→ What is needed: Print out each record, keeping it identical to the original.

→ Supplied entries:
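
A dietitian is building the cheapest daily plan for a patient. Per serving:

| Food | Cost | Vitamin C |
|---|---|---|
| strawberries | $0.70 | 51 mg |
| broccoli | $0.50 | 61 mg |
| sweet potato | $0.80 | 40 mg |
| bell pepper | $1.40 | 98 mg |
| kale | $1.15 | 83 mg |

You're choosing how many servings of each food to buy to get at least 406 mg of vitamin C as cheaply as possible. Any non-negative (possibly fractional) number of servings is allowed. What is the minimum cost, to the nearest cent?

$3.33

Cost per mg of vitamin C: broccoli $0.0082, strawberries $0.0137, kale $0.0139, bell pepper $0.0143, sweet potato $0.0200.
With no serving limits, use only broccoli: 406 mg / 61 mg = 6.656 servings × $0.50 = $3.33.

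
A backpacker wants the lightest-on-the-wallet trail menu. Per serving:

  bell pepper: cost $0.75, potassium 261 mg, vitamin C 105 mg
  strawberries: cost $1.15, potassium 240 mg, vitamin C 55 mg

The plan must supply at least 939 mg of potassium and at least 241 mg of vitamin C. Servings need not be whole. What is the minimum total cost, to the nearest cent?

$2.70

An LP optimum is at a vertex; with two nutrient constraints at most two foods are used. Check each candidate.
bell pepper only: max(939/261, 241/105) = 3.598 servings → $2.70.
strawberries only: max(939/240, 241/55) = 4.382 servings → $5.04.
bell pepper + strawberries with both tight: 0.5712 servings and 3.291 servings → $4.21.
The minimum over all feasible corners is $2.70.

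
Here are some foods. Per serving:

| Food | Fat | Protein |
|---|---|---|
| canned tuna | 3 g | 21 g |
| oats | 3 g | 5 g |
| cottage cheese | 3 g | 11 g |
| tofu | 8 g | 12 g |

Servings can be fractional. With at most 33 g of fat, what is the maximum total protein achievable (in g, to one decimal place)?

Protein per g fat: canned tuna 7, cottage cheese 3.667, oats 1.667, tofu 1.5.
With no serving limits, spend the whole fat allowance on canned tuna: 33 g / 3 g × 21 g = 231.0 g.

231.0 g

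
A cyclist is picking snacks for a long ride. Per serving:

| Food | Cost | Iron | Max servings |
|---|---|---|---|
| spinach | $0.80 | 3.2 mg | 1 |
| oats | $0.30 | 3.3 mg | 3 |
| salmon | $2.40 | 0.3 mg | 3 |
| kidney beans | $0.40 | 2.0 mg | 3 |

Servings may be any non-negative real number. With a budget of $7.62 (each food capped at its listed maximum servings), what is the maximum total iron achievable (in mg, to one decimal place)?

Iron per dollar: oats 11, kidney beans 5, spinach 4, salmon 0.125.
Take 3 servings of oats: spends $0.90, +9.9 mg iron (running total 9.9 mg).
Take 3 servings of kidney beans: spends $1.20, +6.0 mg iron (running total 15.9 mg).
Take 1 serving of spinach: spends $0.80, +3.2 mg iron (running total 19.1 mg).
Take 1.967 servings of salmon: spends $4.72, +0.6 mg iron (running total 19.7 mg).
Greedy by best ratio exhausts the cost allowance optimally: 19.7 mg.

19.7 mg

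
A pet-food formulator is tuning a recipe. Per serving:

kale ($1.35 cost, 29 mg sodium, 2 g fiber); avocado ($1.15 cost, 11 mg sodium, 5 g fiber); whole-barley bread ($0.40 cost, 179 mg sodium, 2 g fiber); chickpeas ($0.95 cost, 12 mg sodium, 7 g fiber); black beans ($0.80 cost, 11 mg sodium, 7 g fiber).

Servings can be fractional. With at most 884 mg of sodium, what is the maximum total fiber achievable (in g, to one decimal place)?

562.5 g

Fiber per mg sodium: black beans 0.6364, chickpeas 0.5833, avocado 0.4545, kale 0.06897, whole-barley bread 0.01117.
With no serving limits, spend the whole sodium allowance on black beans: 884 mg / 11 mg × 7 g = 562.5 g.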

→ Task answer:
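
A dietitian is building the cheapest daily plan for a patient. Per serving:

| Food | Cost | Vitamin C |
|---|---|---|
| strawberries | $0.70 | 51 mg |
| broccoli | $0.50 | 61 mg |
| sweet potato | $0.80 | 40 mg |
| bell pepper | $1.40 | 98 mg |
| kale | $1.15 | 83 mg |

You're choosing how many servings of each food to buy to get at least 406 mg of vitamin C as cheaply as possible. Any non-negative (possibly fractional) number of servings is allowed. What is the minimum cost, to the nearest cent?

$3.33

Cost per mg of vitamin C: broccoli $0.0082, strawberries $0.0137, kale $0.0139, bell pepper $0.0143, sweet potato $0.0200.
With no serving limits, use only broccoli: 406 mg / 61 mg = 6.656 servings × $0.50 = $3.33.

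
A backpacker wants the lightest-on-the-wallet trail menu. Per serving:

  bell pepper: cost $0.75, potassium 261 mg, vitamin C 105 mg
  strawberries: cost $1.15, potassium 240 mg, vitamin C 55 mg

The plan must supply at least 939 mg of potassium and at least 241 mg of vitamin C. Servings need not be whole. What is the minimum total cost, to the nearest cent?

$2.70

An LP optimum is at a vertex; with two nutrient constraints at most two foods are used. Check each candidate.
bell pepper only: max(939/261, 241/105) = 3.598 servings → $2.70.
strawberries only: max(939/240, 241/55) = 4.382 servings → $5.04.
bell pepper + strawberries with both tight: 0.5712 servings and 3.291 servings → $4.21.
The minimum over all feasible corners is $2.70.

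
Here are some foods. Per serving:

| Food | Fat | Protein |
|---|---|---|
| canned tuna | 3 g | 21 g |
| oats | 3 g | 5 g |
| cottage cheese | 3 g | 11 g |
| tofu | 8 g | 12 g |

Servings can be fractional. With at most 33 g of fat, what is the maximum total protein achievable (in g, to one decimal place)?

Protein per g fat: canned tuna 7, cottage cheese 3.667, oats 1.667, tofu 1.5.
With no serving limits, spend the whole fat allowance on canned tuna: 33 g / 3 g × 21 g = 231.0 g.

231.0 g

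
A cyclist is picking snacks for a long ride. Per serving:

| Food | Cost | Iron | Max servings |
|---|---|---|---|
| spinach | $0.80 | 3.2 mg | 1 |
| oats | $0.30 | 3.3 mg | 3 |
| salmon | $2.40 | 0.3 mg | 3 |
| kidney beans | $0.40 | 2.0 mg | 3 |

Servings may be any non-negative real number. With a budget of $7.62 (each food capped at its listed maximum servings), what is the maximum total iron achievable (in mg, to one decimal place)?

Iron per dollar: oats 11, kidney beans 5, spinach 4, salmon 0.125.
Take 3 servings of oats: spends $0.90, +9.9 mg iron (running total 9.9 mg).
Take 3 servings of kidney beans: spends $1.20, +6.0 mg iron (running total 15.9 mg).
Take 1 serving of spinach: spends $0.80, +3.2 mg iron (running total 19.1 mg).
Take 1.967 servings of salmon: spends $4.72, +0.6 mg iron (running total 19.7 mg).
Greedy by best ratio exhausts the cost allowance optimally: 19.7 mg.

19.7 mg

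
A pet-food formulator is tuning a recipe. Per serving:

kale ($1.35 cost, 29 mg sodium, 2 g fiber); avocado ($1.15 cost, 11 mg sodium, 5 g fiber); whole-barley bread ($0.40 cost, 179 mg sodium, 2 g fiber); chickpeas ($0.95 cost, 12 mg sodium, 7 g fiber); black beans ($0.80 cost, 11 mg sodium, 7 g fiber).

Servings can be fractional. With at most 884 mg of sodium, what is the maximum total fiber achievable (in g, to one decimal place)?

562.5 g

Fiber per mg sodium: black beans 0.6364, chickpeas 0.5833, avocado 0.4545, kale 0.06897, whole-barley bread 0.01117.
With no serving limits, spend the whole sodium allowance on black beans: 884 mg / 11 mg × 7 g = 562.5 g.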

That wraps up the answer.